Directions for this task: Print the data below exactly as it appears.

Stored dataset items:

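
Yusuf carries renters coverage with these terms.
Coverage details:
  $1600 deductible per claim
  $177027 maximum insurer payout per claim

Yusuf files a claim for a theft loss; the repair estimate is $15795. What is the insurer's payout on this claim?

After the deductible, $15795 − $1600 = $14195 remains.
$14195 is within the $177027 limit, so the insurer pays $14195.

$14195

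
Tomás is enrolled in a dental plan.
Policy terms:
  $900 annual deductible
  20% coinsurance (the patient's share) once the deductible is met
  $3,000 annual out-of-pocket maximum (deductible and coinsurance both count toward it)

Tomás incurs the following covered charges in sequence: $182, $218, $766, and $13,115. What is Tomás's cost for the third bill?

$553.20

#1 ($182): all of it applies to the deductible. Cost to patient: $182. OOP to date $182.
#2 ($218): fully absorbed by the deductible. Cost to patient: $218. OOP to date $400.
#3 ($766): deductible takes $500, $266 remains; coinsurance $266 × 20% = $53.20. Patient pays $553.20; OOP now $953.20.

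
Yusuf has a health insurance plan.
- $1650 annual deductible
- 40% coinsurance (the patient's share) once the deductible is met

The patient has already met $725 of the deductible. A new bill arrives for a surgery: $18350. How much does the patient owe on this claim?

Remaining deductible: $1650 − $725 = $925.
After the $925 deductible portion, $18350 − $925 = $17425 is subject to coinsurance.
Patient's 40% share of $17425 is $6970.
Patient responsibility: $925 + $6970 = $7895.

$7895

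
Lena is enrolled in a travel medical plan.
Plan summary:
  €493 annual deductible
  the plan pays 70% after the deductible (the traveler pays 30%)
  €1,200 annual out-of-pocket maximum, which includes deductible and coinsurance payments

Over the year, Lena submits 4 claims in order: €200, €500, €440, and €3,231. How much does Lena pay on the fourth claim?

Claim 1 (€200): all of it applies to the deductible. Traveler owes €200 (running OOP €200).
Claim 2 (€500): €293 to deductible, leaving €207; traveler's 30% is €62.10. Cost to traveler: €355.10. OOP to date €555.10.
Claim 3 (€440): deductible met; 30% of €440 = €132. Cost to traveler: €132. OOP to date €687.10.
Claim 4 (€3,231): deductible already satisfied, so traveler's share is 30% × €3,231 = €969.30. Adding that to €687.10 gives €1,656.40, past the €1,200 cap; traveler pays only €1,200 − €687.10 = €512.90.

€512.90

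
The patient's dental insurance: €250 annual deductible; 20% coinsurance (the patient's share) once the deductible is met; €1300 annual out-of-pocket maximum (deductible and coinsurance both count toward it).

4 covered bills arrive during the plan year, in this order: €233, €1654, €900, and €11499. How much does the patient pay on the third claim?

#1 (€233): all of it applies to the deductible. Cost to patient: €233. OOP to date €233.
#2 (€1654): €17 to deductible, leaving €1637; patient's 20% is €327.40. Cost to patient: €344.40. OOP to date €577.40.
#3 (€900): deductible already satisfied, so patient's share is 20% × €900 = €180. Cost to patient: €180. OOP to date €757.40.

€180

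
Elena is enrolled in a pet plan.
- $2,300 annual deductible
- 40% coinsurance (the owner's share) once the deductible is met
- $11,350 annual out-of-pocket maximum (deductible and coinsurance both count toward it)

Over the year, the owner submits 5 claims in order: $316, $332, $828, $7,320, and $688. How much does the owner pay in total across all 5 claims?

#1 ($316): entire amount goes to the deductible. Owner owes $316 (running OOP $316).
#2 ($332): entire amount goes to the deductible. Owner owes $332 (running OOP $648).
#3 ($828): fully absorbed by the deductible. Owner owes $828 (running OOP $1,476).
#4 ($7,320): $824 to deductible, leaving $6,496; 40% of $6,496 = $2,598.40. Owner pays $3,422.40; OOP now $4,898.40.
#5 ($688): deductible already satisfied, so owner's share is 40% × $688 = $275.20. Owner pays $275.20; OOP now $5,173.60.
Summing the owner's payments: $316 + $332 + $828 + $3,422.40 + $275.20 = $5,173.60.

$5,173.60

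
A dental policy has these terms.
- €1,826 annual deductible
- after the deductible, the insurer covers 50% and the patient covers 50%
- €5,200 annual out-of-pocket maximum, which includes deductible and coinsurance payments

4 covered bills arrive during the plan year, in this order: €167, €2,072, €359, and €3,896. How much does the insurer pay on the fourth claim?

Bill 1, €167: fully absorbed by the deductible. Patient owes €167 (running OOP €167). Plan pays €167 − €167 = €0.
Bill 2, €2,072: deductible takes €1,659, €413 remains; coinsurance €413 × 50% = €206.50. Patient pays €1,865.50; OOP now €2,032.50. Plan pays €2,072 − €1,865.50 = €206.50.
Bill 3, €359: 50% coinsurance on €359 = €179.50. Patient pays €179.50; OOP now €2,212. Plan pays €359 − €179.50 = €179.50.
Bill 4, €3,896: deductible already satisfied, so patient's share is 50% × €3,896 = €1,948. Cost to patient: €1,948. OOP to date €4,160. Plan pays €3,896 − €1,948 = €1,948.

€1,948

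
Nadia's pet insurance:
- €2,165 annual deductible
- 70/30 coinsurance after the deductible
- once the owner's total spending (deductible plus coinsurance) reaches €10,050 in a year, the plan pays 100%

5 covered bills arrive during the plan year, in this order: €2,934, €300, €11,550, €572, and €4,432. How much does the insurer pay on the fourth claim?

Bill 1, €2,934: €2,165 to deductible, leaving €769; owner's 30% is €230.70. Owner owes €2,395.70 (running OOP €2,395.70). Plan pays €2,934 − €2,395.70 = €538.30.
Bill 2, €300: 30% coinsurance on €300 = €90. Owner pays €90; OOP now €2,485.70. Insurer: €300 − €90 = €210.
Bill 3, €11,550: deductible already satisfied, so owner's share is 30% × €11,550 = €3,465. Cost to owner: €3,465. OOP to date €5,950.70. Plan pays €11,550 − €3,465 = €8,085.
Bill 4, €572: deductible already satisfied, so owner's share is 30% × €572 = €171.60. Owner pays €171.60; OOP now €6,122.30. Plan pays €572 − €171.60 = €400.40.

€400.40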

Result for this task:
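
Yusuf carries renters coverage with these terms.
Coverage details:
  $1600 deductible per claim
  $177027 maximum insurer payout per claim

Yusuf files a claim for a theft loss; the repair estimate is $15795. What is the insurer's payout on this claim?

After the deductible, $15795 − $1600 = $14195 remains.
$14195 is within the $177027 limit, so the insurer pays $14195.

$14195

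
Tomás is enrolled in a dental plan.
Policy terms:
  $900 annual deductible
  20% coinsurance (the patient's share) once the deductible is met
  $3,000 annual out-of-pocket maximum (deductible and coinsurance both count toward it)

Tomás incurs the following covered charges in sequence: $182, $218, $766, and $13,115. What is Tomás's cost for the third bill?

$553.20

#1 ($182): all of it applies to the deductible. Cost to patient: $182. OOP to date $182.
#2 ($218): fully absorbed by the deductible. Cost to patient: $218. OOP to date $400.
#3 ($766): deductible takes $500, $266 remains; coinsurance $266 × 20% = $53.20. Patient pays $553.20; OOP now $953.20.

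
Yusuf has a health insurance plan.
- $1650 annual deductible
- 40% coinsurance (the patient's share) once the deductible is met

The patient has already met $725 of the deductible. A new bill arrives for a surgery: $18350. How much does the patient owe on this claim?

Remaining deductible: $1650 − $725 = $925.
After the $925 deductible portion, $18350 − $925 = $17425 is subject to coinsurance.
Patient's 40% share of $17425 is $6970.
Patient responsibility: $925 + $6970 = $7895.

$7895

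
Lena is enrolled in a travel medical plan.
Plan summary:
  €493 annual deductible
  the plan pays 70% after the deductible (the traveler pays 30%)
  €1,200 annual out-of-pocket maximum, which includes deductible and coinsurance payments

Over the year, Lena submits 4 claims in order: €200, €500, €440, and €3,231. How much does Lena pay on the fourth claim?

Claim 1 (€200): all of it applies to the deductible. Traveler owes €200 (running OOP €200).
Claim 2 (€500): €293 to deductible, leaving €207; traveler's 30% is €62.10. Cost to traveler: €355.10. OOP to date €555.10.
Claim 3 (€440): deductible met; 30% of €440 = €132. Cost to traveler: €132. OOP to date €687.10.
Claim 4 (€3,231): deductible already satisfied, so traveler's share is 30% × €3,231 = €969.30. Adding that to €687.10 gives €1,656.40, past the €1,200 cap; traveler pays only €1,200 − €687.10 = €512.90.

€512.90

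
The patient's dental insurance: €250 annual deductible; 20% coinsurance (the patient's share) once the deductible is met; €1300 annual out-of-pocket maximum (deductible and coinsurance both count toward it).

4 covered bills arrive during the plan year, in this order: €233, €1654, €900, and €11499. How much does the patient pay on the third claim?

#1 (€233): all of it applies to the deductible. Cost to patient: €233. OOP to date €233.
#2 (€1654): €17 to deductible, leaving €1637; patient's 20% is €327.40. Cost to patient: €344.40. OOP to date €577.40.
#3 (€900): deductible already satisfied, so patient's share is 20% × €900 = €180. Cost to patient: €180. OOP to date €757.40.

€180

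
Elena is enrolled in a pet plan.
- $2,300 annual deductible
- 40% coinsurance (the owner's share) once the deductible is met
- $11,350 annual out-of-pocket maximum (deductible and coinsurance both count toward it)

Over the year, the owner submits 5 claims in order: $316, $332, $828, $7,320, and $688. How much does the owner pay in total across all 5 claims?

#1 ($316): entire amount goes to the deductible. Owner owes $316 (running OOP $316).
#2 ($332): entire amount goes to the deductible. Owner owes $332 (running OOP $648).
#3 ($828): fully absorbed by the deductible. Owner owes $828 (running OOP $1,476).
#4 ($7,320): $824 to deductible, leaving $6,496; 40% of $6,496 = $2,598.40. Owner pays $3,422.40; OOP now $4,898.40.
#5 ($688): deductible already satisfied, so owner's share is 40% × $688 = $275.20. Owner pays $275.20; OOP now $5,173.60.
Summing the owner's payments: $316 + $332 + $828 + $3,422.40 + $275.20 = $5,173.60.

$5,173.60

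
A dental policy has these terms.
- €1,826 annual deductible
- after the deductible, the insurer covers 50% and the patient covers 50%
- €5,200 annual out-of-pocket maximum, which includes deductible and coinsurance payments

4 covered bills arrive during the plan year, in this order: €167, €2,072, €359, and €3,896. How much does the insurer pay on the fourth claim?

Bill 1, €167: fully absorbed by the deductible. Patient owes €167 (running OOP €167). Plan pays €167 − €167 = €0.
Bill 2, €2,072: deductible takes €1,659, €413 remains; coinsurance €413 × 50% = €206.50. Patient pays €1,865.50; OOP now €2,032.50. Plan pays €2,072 − €1,865.50 = €206.50.
Bill 3, €359: 50% coinsurance on €359 = €179.50. Patient pays €179.50; OOP now €2,212. Plan pays €359 − €179.50 = €179.50.
Bill 4, €3,896: deductible already satisfied, so patient's share is 50% × €3,896 = €1,948. Cost to patient: €1,948. OOP to date €4,160. Plan pays €3,896 − €1,948 = €1,948.

€1,948

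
Nadia's pet insurance:
- €2,165 annual deductible
- 70/30 coinsurance after the deductible
- once the owner's total spending (deductible plus coinsurance) reaches €10,050 in a year, the plan pays 100%

5 covered bills arrive during the plan year, in this order: €2,934, €300, €11,550, €572, and €4,432. How much does the insurer pay on the fourth claim?

Bill 1, €2,934: €2,165 to deductible, leaving €769; owner's 30% is €230.70. Owner owes €2,395.70 (running OOP €2,395.70). Plan pays €2,934 − €2,395.70 = €538.30.
Bill 2, €300: 30% coinsurance on €300 = €90. Owner pays €90; OOP now €2,485.70. Insurer: €300 − €90 = €210.
Bill 3, €11,550: deductible already satisfied, so owner's share is 30% × €11,550 = €3,465. Cost to owner: €3,465. OOP to date €5,950.70. Plan pays €11,550 − €3,465 = €8,085.
Bill 4, €572: deductible already satisfied, so owner's share is 30% × €572 = €171.60. Owner pays €171.60; OOP now €6,122.30. Plan pays €572 − €171.60 = €400.40.

€400.40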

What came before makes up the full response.